[DATA TO PROCESS Boundary: Start]

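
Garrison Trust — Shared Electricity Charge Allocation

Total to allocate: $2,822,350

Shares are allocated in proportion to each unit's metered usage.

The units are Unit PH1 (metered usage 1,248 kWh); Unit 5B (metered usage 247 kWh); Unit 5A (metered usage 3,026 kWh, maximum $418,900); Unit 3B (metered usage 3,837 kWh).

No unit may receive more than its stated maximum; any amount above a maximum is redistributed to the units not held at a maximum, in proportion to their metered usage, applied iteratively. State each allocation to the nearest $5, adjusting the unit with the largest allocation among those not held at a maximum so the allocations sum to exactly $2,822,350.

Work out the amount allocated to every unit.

Unit PH1: $562,550; Unit 5B: $111,340; Unit 5A: $418,900; Unit 3B: $1,729,560

Metered usage total: 8,358.
Unconstrained shares: Unit PH1 421,427.71; Unit 5B 83,407.57; Unit 5A 1,021,827.12; Unit 3B 1,295,687.60.
Held at cap: Unit 5A ($418,900); remaining pool $2,403,450 reallocated over remaining metered usage 5,332.
Remaining shares: Unit PH1 562,547.94 → $562,550; Unit 5B 111,337.61 → $111,340; Unit 3B 1,729,564.45 → $1,729,565.
Rounding difference −$5 applied to Unit 3B → $1,729,560.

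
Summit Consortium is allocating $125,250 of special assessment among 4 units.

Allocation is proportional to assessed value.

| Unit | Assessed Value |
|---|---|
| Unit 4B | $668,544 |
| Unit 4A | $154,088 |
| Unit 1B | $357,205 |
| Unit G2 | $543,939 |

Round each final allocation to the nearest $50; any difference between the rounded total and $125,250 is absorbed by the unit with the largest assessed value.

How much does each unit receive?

Assessed value total: 668,544 + 154,088 + 357,205 + 543,939 = 1,723,776.
Unrounded shares: Unit 4B 48,576.58; Unit 4A 11,196.07; Unit 1B 25,954.61; Unit G2 39,522.75.
After rounding ($50): Unit 4B $48,600; Unit 4A $11,200; Unit 1B $25,950; Unit G2 $39,500. Sum = $125,250.
Sum already equals the total — no adjustment.

Unit 4B: $48,600 · Unit 4A: $11,200 · Unit 1B: $25,950 · Unit G2: $39,500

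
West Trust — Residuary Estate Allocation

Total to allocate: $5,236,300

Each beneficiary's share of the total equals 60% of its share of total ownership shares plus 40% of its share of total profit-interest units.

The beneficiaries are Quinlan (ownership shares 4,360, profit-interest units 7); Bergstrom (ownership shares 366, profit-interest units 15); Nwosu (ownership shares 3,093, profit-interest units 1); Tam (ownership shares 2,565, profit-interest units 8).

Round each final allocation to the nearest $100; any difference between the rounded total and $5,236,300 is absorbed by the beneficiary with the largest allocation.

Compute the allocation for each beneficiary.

Ownership shares total 10,384; profit-interest units total 31.
Blended shares (60% ownership shares + 40% profit-interest units): Quinlan 0.3422; Bergstrom 0.2147; Nwosu 0.1916; Tam 0.2514.
Raw shares: Quinlan 1,792,116.45; Bergstrom 1,124,214.27; Nwosu 1,003,382.34; Tam 1,316,586.94.
Rounded to nearest $100: Quinlan $1,792,100; Bergstrom $1,124,200; Nwosu $1,003,400; Tam $1,316,600. Sum = $5,236,300.
No rounding difference to absorb.

Quinlan: $1,792,100 · Bergstrom: $1,124,200 · Nwosu: $1,003,400 · Tam: $1,316,600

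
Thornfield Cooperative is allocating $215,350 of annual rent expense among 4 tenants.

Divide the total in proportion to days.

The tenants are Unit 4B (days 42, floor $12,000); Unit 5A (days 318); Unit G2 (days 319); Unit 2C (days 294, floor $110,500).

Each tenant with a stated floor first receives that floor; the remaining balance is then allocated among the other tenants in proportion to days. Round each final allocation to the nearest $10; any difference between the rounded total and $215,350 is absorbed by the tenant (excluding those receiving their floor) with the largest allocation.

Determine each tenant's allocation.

Minimums first: Unit 4B $12,000; Unit 2C $110,500. Remaining pool $92,850.
Remaining pool split over remaining days 637: Unit 5A 46,352.12 → $46,350; Unit G2 46,497.88 → $46,500.

Unit 4B: $12,000 · Unit 5A: $46,350 · Unit G2: $46,500 · Unit 2C: $110,500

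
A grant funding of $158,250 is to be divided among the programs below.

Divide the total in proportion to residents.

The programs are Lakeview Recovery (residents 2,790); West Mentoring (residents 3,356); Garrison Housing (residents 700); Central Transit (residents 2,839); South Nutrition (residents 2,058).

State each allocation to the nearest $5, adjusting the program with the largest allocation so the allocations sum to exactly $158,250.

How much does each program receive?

Sum of residents: 11,743.
Pro-rata amounts: Lakeview Recovery 2,790/11,743 × $158,250 = 37,598.36; West Mentoring 3,356/11,743 × $158,250 = 45,225.84; Garrison Housing 700/11,743 × $158,250 = 9,433.28; Central Transit 2,839/11,743 × $158,250 = 38,258.69; South Nutrition 2,058/11,743 × $158,250 = 27,733.84.
At nearest $5: Lakeview Recovery $37,600; West Mentoring $45,225; Garrison Housing $9,435; Central Transit $38,260; South Nutrition $27,735. Sum = $158,255.
Difference $158,250 − $158,255 = −$5 applied to largest allocation (West Mentoring): West Mentoring becomes $45,220.

Lakeview Recovery: $37,600 | West Mentoring: $45,220 | Garrison Housing: $9,435 | Central Transit: $38,260 | South Nutrition: $27,735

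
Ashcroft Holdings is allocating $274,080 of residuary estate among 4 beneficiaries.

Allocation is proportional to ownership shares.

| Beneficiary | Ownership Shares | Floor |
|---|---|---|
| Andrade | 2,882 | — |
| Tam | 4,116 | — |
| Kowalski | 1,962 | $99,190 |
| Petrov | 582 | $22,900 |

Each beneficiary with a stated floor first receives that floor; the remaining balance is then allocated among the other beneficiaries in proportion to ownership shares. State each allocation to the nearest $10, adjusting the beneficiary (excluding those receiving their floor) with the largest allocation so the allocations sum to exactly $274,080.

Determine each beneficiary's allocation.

Guaranteed amounts: Kowalski $99,190; Petrov $22,900. Balance $151,990.
Balance split over remaining ownership shares 6,998: Andrade 62,594.34 → $62,590; Tam 89,395.66 → $89,400.

Andrade: $62,590 · Tam: $89,400 · Kowalski: $99,190 · Petrov: $22,900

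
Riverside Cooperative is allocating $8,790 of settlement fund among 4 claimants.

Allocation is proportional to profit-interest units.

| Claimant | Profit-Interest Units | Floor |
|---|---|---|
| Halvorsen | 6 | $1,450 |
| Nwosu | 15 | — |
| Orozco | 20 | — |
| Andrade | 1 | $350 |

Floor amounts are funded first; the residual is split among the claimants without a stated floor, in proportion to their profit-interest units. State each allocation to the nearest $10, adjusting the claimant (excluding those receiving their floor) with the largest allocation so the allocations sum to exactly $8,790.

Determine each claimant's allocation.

Minimums first: Halvorsen $1,450; Andrade $350. Residual $6,990.
Residual split over remaining profit-interest units 35: Nwosu 2,995.71 → $3,000; Orozco 3,994.29 → $3,990.

Halvorsen: $1,450 | Nwosu: $3,000 | Orozco: $3,990 | Andrade: $350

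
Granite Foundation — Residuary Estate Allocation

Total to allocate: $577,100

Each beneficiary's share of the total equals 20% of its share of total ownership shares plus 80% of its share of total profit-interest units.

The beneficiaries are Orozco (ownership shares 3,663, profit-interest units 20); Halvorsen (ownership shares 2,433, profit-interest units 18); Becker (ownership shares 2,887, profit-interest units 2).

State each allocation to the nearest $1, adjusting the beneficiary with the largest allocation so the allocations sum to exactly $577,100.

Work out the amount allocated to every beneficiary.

Orozco: $277,905 · Halvorsen: $239,017 · Becker: $60,178

Totals — ownership shares 8,983, profit-interest units 40.
Composite weights (20% ownership shares + 80% profit-interest units): Orozco 0.4816; Halvorsen 0.4142; Becker 0.1043.
Unrounded shares: Orozco 277,904.84; Halvorsen 239,016.92; Becker 60,178.24.
Rounded to nearest $1: Orozco $277,905; Halvorsen $239,017; Becker $60,178. Sum = $577,100.
No rounding difference to absorb.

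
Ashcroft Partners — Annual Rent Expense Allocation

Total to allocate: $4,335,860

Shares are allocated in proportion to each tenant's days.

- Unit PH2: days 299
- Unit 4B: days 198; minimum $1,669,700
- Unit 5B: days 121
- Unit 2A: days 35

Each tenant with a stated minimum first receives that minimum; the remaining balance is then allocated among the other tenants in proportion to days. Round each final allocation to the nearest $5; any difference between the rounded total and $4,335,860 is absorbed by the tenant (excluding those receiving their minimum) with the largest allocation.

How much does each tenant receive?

Guaranteed amounts: Unit 4B $1,669,700. Balance $2,666,160.
Balance split over remaining days 455: Unit PH2 1,752,048.00 → $1,752,050; Unit 5B 709,022.77 → $709,025; Unit 2A 205,089.23 → $205,090.
Rounding difference −$5 applied to Unit PH2 → $1,752,045.

Unit PH2: $1,752,045 · Unit 4B: $1,669,700 · Unit 5B: $709,025 · Unit 2A: $205,090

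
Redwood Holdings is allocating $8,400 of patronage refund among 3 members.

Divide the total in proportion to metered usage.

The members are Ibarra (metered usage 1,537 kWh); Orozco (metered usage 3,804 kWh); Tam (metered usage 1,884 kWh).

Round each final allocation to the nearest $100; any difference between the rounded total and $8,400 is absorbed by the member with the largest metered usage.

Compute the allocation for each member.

Ibarra: $1,800 | Orozco: $4,400 | Tam: $2,200

Total metered usage = 1,537 + 3,804 + 1,884 = 7,225.
Raw shares: Ibarra 1,786.96; Orozco 4,422.64; Tam 2,190.39.
At nearest $100: Ibarra $1,800; Orozco $4,400; Tam $2,200. Sum = $8,400.
No rounding difference to absorb.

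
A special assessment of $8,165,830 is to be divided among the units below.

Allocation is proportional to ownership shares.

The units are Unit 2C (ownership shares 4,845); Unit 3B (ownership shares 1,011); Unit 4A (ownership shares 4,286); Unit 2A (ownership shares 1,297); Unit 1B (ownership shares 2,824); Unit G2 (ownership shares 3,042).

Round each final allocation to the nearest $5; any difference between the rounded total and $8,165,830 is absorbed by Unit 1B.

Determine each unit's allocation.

Total ownership shares = 17,305.
Unrounded shares: Unit 2C 4,845/17,305 × $8,165,830 = 2,286,243.65; Unit 3B 1,011/17,305 × $8,165,830 = 477,067.56; Unit 4A 4,286/17,305 × $8,165,830 = 2,022,464.45; Unit 2A 1,297/17,305 × $8,165,830 = 612,024.36; Unit 1B 2,824/17,305 × $8,165,830 = 1,332,580.41; Unit G2 3,042/17,305 × $8,165,830 = 1,435,449.57.
Rounded to nearest $5: Unit 2C $2,286,245; Unit 3B $477,070; Unit 4A $2,022,465; Unit 2A $612,025; Unit 1B $1,332,580; Unit G2 $1,435,450. Sum = $8,165,835.
Difference $8,165,830 − $8,165,835 = −$5 applied to Unit 1B: Unit 1B becomes $1,332,575.

Unit 2C: $2,286,245 · Unit 3B: $477,070 · Unit 4A: $2,022,465 · Unit 2A: $612,025 · Unit 1B: $1,332,575 · Unit G2: $1,435,450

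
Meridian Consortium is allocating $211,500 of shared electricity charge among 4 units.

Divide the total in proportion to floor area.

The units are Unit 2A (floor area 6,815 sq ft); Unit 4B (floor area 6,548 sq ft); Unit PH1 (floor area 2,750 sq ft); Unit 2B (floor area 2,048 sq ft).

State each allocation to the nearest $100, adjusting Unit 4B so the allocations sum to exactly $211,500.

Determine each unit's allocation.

Unit 2A: $79,400 · Unit 4B: $76,200 · Unit PH1: $32,000 · Unit 2B: $23,900

Floor area total: 18,161.
Proportional shares: Unit 2A 6,815/18,161 × $211,500 = 79,366.36; Unit 4B 6,548/18,161 × $211,500 = 76,256.92; Unit PH1 2,750/18,161 × $211,500 = 32,026.04; Unit 2B 2,048/18,161 × $211,500 = 23,850.67.
After rounding ($100): Unit 2A $79,400; Unit 4B $76,300; Unit PH1 $32,000; Unit 2B $23,900. Sum = $211,600.
Difference $211,500 − $211,600 = −$100 applied to Unit 4B: Unit 4B becomes $76,200.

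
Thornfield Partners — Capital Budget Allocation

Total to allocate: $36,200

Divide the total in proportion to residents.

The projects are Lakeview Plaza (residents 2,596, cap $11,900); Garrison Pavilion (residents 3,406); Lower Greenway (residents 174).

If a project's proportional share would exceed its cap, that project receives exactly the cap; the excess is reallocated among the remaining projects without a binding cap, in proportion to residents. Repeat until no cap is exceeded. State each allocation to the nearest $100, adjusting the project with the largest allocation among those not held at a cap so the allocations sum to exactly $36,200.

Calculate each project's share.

Lakeview Plaza: $11,900 · Garrison Pavilion: $23,100 · Lower Greenway: $1,200

Combined residents = 6,176.
Proportional shares (ignoring caps): Lakeview Plaza 15,216.19; Garrison Pavilion 19,963.92; Lower Greenway 1,019.88.
Held at cap: Lakeview Plaza ($11,900); balance $24,300 reallocated over remaining residents 3,580.
Redistributed shares: Garrison Pavilion 23,118.94 → $23,100; Lower Greenway 1,181.06 → $1,200.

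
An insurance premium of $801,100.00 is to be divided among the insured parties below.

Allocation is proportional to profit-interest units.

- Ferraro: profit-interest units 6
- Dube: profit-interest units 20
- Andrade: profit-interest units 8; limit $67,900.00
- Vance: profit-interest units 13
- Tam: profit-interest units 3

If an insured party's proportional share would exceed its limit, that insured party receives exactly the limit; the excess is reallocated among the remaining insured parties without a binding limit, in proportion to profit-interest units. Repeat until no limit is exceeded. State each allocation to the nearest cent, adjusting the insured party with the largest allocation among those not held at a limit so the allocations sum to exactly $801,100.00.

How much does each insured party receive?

Profit-interest units total: 50.
Unconstrained shares: Ferraro 96,132.0000; Dube 320,440.0000; Andrade 128,176.0000; Vance 208,286.0000; Tam 48,066.0000.
Cap binds for Andrade ($67,900.00); residual $733,200.00 reallocated over remaining profit-interest units 42.
Shares after redistribution: Ferraro 104,742.8571 → $104,742.86; Dube 349,142.8571 → $349,142.86; Vance 226,942.8571 → $226,942.86; Tam 52,371.4286 → $52,371.43.
Rounding difference −$0.01 applied to Dube → $349,142.85.

Ferraro: $104,742.86 · Dube: $349,142.85 · Andrade: $67,900.00 · Vance: $226,942.86 · Tam: $52,371.43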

[DATA TO PROCESS Boundary: End]

> **WHAT YOU ARE ASKED TO DO**: All that is wanted is the stretch of lines above from the one containing "A special assessment" through the one containing "The units are Unit 2A", duplicated exactly.

> **OUTPUT FOR THIS EXERCISE**:
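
A special assessment of $8,165,830 is to be divided among the units below.

Allocation is proportional to ownership shares.

The units are Unit 2C (ownership shares 4,845); Unit 3B (ownership shares 1,011); Unit 4A (ownership shares 4,286); Unit 2A (ownership shares 1,297); Unit 1B (ownership shares 2,824); Unit G2 (ownership shares 3,042).

Round each final allocation to the nearest $5; any difference between the rounded total and $8,165,830 is absorbed by Unit 1B.

Determine each unit's allocation.

Total ownership shares = 17,305.
Unrounded shares: Unit 2C 4,845/17,305 × $8,165,830 = 2,286,243.65; Unit 3B 1,011/17,305 × $8,165,830 = 477,067.56; Unit 4A 4,286/17,305 × $8,165,830 = 2,022,464.45; Unit 2A 1,297/17,305 × $8,165,830 = 612,024.36; Unit 1B 2,824/17,305 × $8,165,830 = 1,332,580.41; Unit G2 3,042/17,305 × $8,165,830 = 1,435,449.57.
Rounded to nearest $5: Unit 2C $2,286,245; Unit 3B $477,070; Unit 4A $2,022,465; Unit 2A $612,025; Unit 1B $1,332,580; Unit G2 $1,435,450. Sum = $8,165,835.
Difference $8,165,830 − $8,165,835 = −$5 applied to Unit 1B: Unit 1B becomes $1,332,575.

Unit 2C: $2,286,245 · Unit 3B: $477,070 · Unit 4A: $2,022,465 · Unit 2A: $612,025 · Unit 1B: $1,332,575 · Unit G2: $1,435,450

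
Meridian Consortium is allocating $211,500 of shared electricity charge among 4 units.

Divide the total in proportion to floor area.

The units are Unit 2A (floor area 6,815 sq ft); Unit 4B (floor area 6,548 sq ft); Unit PH1 (floor area 2,750 sq ft); Unit 2B (floor area 2,048 sq ft).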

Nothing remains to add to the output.